**Goal of the exercise**:
Among the lines of data below, reproduce only those from the one with "Let z(F, D)" through the one with "Answer: -20427823/304 ≈ -67197.", exactly as they stand, both ends included.

**Available data**:
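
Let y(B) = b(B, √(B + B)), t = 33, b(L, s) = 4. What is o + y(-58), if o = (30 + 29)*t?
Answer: 1951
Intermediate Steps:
y(B) = 4
o = 1947 (o = (30 + 29)*33 = 59*33 = 1947)
o + y(-58) = 1947 + 4 = 1951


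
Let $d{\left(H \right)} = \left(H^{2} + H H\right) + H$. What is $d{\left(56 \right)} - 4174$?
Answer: $2154$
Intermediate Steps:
$d{\left(H \right)} = H + 2 H^{2}$ ($d{\left(H \right)} = \left(H^{2} + H^{2}\right) + H = 2 H^{2} + H = H + 2 H^{2}$)
$d{\left(56 \right)} - 4174 = 56 \left(1 + 2 \cdot 56\right) - 4174 = 56 \left(1 + 112\right) - 4174 = 56 \cdot 113 - 4174 = 6328 - 4174 = 2154$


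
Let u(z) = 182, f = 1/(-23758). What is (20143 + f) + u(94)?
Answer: 482881349/23758 ≈ 20325.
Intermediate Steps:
f = -1/23758 ≈ -4.2091e-5
(20143 + f) + u(94) = (20143 - 1/23758) + 182 = 478557393/23758 + 182 = 482881349/23758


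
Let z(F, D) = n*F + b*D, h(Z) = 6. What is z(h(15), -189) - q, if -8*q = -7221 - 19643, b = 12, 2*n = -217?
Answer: -6277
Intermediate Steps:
n = -217/2 (n = (1/2)*(-217) = -217/2 ≈ -108.50)
z(F, D) = 12*D - 217*F/2 (z(F, D) = -217*F/2 + 12*D = 12*D - 217*F/2)
q = 3358 (q = -(-7221 - 19643)/8 = -1/8*(-26864) = 3358)
z(h(15), -189) - q = (12*(-189) - 217/2*6) - 1*3358 = (-2268 - 651) - 3358 = -2919 - 3358 = -6277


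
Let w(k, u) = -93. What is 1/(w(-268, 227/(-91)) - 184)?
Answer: -1/277 ≈ -0.0036101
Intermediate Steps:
1/(w(-268, 227/(-91)) - 184) = 1/(-93 - 184) = 1/(-277) = -1/277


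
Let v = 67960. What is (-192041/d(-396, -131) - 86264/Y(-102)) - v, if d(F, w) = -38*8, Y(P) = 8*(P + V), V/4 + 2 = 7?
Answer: -20427823/304 ≈ -67197.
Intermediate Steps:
V = 20 (V = -8 + 4*7 = -8 + 28 = 20)
Y(P) = 160 + 8*P (Y(P) = 8*(P + 20) = 8*(20 + P) = 160 + 8*P)
d(F, w) = -304
(-192041/d(-396, -131) - 86264/Y(-102)) - v = (-192041/(-304) - 86264/(160 + 8*(-102))) - 1*67960 = (-192041*(-1/304) - 86264/(160 - 816)) - 67960 = (192041/304 - 86264/(-656)) - 67960 = (192041/304 - 86264*(-1/656)) - 67960 = (192041/304 + 263/2) - 67960 = 232017/304 - 67960 = -20427823/304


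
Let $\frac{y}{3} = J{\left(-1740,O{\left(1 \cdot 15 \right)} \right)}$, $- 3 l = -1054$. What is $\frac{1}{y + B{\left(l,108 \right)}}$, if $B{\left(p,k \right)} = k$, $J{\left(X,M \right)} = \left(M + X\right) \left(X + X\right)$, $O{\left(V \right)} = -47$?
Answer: $\frac{1}{18656388} \approx 5.3601 \cdot 10^{-8}$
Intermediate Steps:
$l = \frac{1054}{3}$ ($l = \left(- \frac{1}{3}\right) \left(-1054\right) = \frac{1054}{3} \approx 351.33$)
$J{\left(X,M \right)} = 2 X \left(M + X\right)$ ($J{\left(X,M \right)} = \left(M + X\right) 2 X = 2 X \left(M + X\right)$)
$y = 18656280$ ($y = 3 \cdot 2 \left(-1740\right) \left(-47 - 1740\right) = 3 \cdot 2 \left(-1740\right) \left(-1787\right) = 3 \cdot 6218760 = 18656280$)
$\frac{1}{y + B{\left(l,108 \right)}} = \frac{1}{18656280 + 108} = \frac{1}{18656388}$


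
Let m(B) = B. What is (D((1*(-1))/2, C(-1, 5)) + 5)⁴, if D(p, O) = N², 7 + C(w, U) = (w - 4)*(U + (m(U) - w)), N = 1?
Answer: 1296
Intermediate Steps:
C(w, U) = -7 + (-4 + w)*(-w + 2*U) (C(w, U) = -7 + (w - 4)*(U + (U - w)) = -7 + (-4 + w)*(-w + 2*U))
D(p, O) = 1 (D(p, O) = 1² = 1)
(D((1*(-1))/2, C(-1, 5)) + 5)⁴ = (1 + 5)⁴ = 6⁴ = 1296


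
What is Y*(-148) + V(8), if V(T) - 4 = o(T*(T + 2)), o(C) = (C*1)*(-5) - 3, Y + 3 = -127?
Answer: 18841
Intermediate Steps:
Y = -130 (Y = -3 - 127 = -130)
o(C) = -3 - 5*C (o(C) = C*(-5) - 3 = -5*C - 3 = -3 - 5*C)
V(T) = 1 - 5*T*(2 + T) (V(T) = 4 + (-3 - 5*T*(T + 2)) = 4 + (-3 - 5*T*(2 + T)) = 1 - 5*T*(2 + T))
Y*(-148) + V(8) = -130*(-148) + (1 - 5*8*(2 + 8)) = 19240 + (1 - 5*8*10) = 19240 + (1 - 400) = 19240 - 399 = 18841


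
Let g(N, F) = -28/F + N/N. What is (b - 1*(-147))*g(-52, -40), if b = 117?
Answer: 2244/5 ≈ 448.80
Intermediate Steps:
g(N, F) = 1 - 28/F (g(N, F) = -28/F + 1 = 1 - 28/F)
(b - 1*(-147))*g(-52, -40) = (117 - 1*(-147))*((-28 - 40)/(-40)) = (117 + 147)*(-1/40*(-68)) = 264*(17/10) = 2244/5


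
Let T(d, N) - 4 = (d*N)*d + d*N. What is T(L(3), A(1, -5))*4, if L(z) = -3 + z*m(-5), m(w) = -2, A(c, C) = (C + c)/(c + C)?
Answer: 304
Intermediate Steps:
A(c, C) = 1 (A(c, C) = (C + c)/(C + c) = 1)
L(z) = -3 - 2*z (L(z) = -3 + z*(-2) = -3 - 2*z)
T(d, N) = 4 + N*d + N*d² (T(d, N) = 4 + ((d*N)*d + d*N) = 4 + ((N*d)*d + N*d) = 4 + (N*d² + N*d) = 4 + (N*d + N*d²) = 4 + N*d + N*d²)
T(L(3), A(1, -5))*4 = (4 + 1*(-3 - 2*3) + 1*(-3 - 2*3)²)*4 = (4 + 1*(-3 - 6) + 1*(-3 - 6)²)*4 = (4 + 1*(-9) + 1*(-9)²)*4 = (4 - 9 + 1*81)*4 = (4 - 9 + 81)*4 = 76*4 = 304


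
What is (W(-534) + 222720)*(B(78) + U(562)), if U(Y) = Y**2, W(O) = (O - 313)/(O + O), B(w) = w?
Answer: 37573520739527/534 ≈ 7.0362e+10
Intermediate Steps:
W(O) = (-313 + O)/(2*O) (W(O) = (-313 + O)/((2*O)) = (-313 + O)*(1/(2*O)) = (-313 + O)/(2*O))
(W(-534) + 222720)*(B(78) + U(562)) = ((1/2)*(-313 - 534)/(-534) + 222720)*(78 + 562**2) = ((1/2)*(-1/534)*(-847) + 222720)*(78 + 315844) = (847/1068 + 222720)*315922 = (237865807/1068)*315922 = 37573520739527/534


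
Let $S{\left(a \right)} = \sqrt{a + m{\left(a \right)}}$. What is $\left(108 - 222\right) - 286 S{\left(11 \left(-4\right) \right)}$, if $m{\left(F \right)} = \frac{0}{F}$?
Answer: $-114 - 572 i \sqrt{11} \approx -114.0 - 1897.1 i$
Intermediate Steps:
$m{\left(F \right)} = 0$
$S{\left(a \right)} = \sqrt{a}$ ($S{\left(a \right)} = \sqrt{a + 0} = \sqrt{a}$)
$\left(108 - 222\right) - 286 S{\left(11 \left(-4\right) \right)} = \left(108 - 222\right) - 286 \sqrt{11 \left(-4\right)} = -114 - 286 \sqrt{-44} = -114 - 286 \cdot 2 i \sqrt{11} = -114 - 572 i \sqrt{11}$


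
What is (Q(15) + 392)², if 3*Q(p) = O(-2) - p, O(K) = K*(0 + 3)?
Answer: 148225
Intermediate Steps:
O(K) = 3*K (O(K) = K*3 = 3*K)
Q(p) = -2 - p/3 (Q(p) = (3*(-2) - p)/3 = (-6 - p)/3 = -2 - p/3)
(Q(15) + 392)² = ((-2 - ⅓*15) + 392)² = ((-2 - 5) + 392)² = (-7 + 392)² = 385² = 148225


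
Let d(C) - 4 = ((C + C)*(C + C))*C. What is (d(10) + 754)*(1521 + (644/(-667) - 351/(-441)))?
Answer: 10282513800/1421 ≈ 7.2361e+6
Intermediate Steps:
d(C) = 4 + 4*C³ (d(C) = 4 + ((C + C)*(C + C))*C = 4 + ((2*C)*(2*C))*C = 4 + (4*C²)*C = 4 + 4*C³)
(d(10) + 754)*(1521 + (644/(-667) - 351/(-441))) = ((4 + 4*10³) + 754)*(1521 + (644/(-667) - 351/(-441))) = ((4 + 4*1000) + 754)*(1521 + (644*(-1/667) - 351*(-1/441))) = ((4 + 4000) + 754)*(1521 + (-28/29 + 39/49)) = (4004 + 754)*(1521 - 241/1421) = 4758*(2161100/1421) = 10282513800/1421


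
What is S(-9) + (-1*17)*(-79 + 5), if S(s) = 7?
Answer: 1265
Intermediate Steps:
S(-9) + (-1*17)*(-79 + 5) = 7 + (-1*17)*(-79 + 5) = 7 - 17*(-74) = 7 + 1258 = 1265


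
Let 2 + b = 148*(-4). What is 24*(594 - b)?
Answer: 28512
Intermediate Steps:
b = -594 (b = -2 + 148*(-4) = -2 - 592 = -594)
24*(594 - b) = 24*(594 - 1*(-594)) = 24*(594 + 594) = 24*1188 = 28512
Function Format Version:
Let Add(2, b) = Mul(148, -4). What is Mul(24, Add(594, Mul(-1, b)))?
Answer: 28512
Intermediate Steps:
b = -594 (b = Add(-2, Mul(148, -4)) = Add(-2, -592) = -594)
Mul(24, Add(594, Mul(-1, b))) = Mul(24, Add(594, Mul(-1, -594))) = Mul(24, Add(594, 594)) = Mul(24, 1188) = 28512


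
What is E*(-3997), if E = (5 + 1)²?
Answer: -143892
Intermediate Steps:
E = 36 (E = 6² = 36)
E*(-3997) = 36*(-3997) = -143892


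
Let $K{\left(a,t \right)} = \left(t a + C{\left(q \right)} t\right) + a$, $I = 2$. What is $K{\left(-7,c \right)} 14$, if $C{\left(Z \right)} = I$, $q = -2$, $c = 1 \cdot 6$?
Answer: $-518$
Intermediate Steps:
$c = 6$
$C{\left(Z \right)} = 2$
$K{\left(a,t \right)} = a + 2 t + a t$ ($K{\left(a,t \right)} = \left(t a + 2 t\right) + a = \left(a t + 2 t\right) + a = \left(2 t + a t\right) + a = a + 2 t + a t$)
$K{\left(-7,c \right)} 14 = \left(-7 + 2 \cdot 6 - 42\right) 14 = \left(-7 + 12 - 42\right) 14 = \left(-37\right) 14 = -518$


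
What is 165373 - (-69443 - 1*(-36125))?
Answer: 198691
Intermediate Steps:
165373 - (-69443 - 1*(-36125)) = 165373 - (-69443 + 36125) = 165373 - 1*(-33318) = 165373 + 33318 = 198691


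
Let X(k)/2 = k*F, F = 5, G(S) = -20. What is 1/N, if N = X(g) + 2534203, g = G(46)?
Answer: 1/2534003 ≈ 3.9463e-7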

**Answer section**:
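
Let z(F, D) = n*F + b*D, h(Z) = 6. What is z(h(15), -189) - q, if -8*q = -7221 - 19643, b = 12, 2*n = -217?
Answer: -6277
Intermediate Steps:
n = -217/2 (n = (1/2)*(-217) = -217/2 ≈ -108.50)
z(F, D) = 12*D - 217*F/2 (z(F, D) = -217*F/2 + 12*D = 12*D - 217*F/2)
q = 3358 (q = -(-7221 - 19643)/8 = -1/8*(-26864) = 3358)
z(h(15), -189) - q = (12*(-189) - 217/2*6) - 1*3358 = (-2268 - 651) - 3358 = -2919 - 3358 = -6277


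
Let w(k, u) = -93. What is 1/(w(-268, 227/(-91)) - 184)?
Answer: -1/277 ≈ -0.0036101
Intermediate Steps:
1/(w(-268, 227/(-91)) - 184) = 1/(-93 - 184) = 1/(-277) = -1/277


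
Let v = 67960. What is (-192041/d(-396, -131) - 86264/Y(-102)) - v, if d(F, w) = -38*8, Y(P) = 8*(P + V), V/4 + 2 = 7?
Answer: -20427823/304 ≈ -67197.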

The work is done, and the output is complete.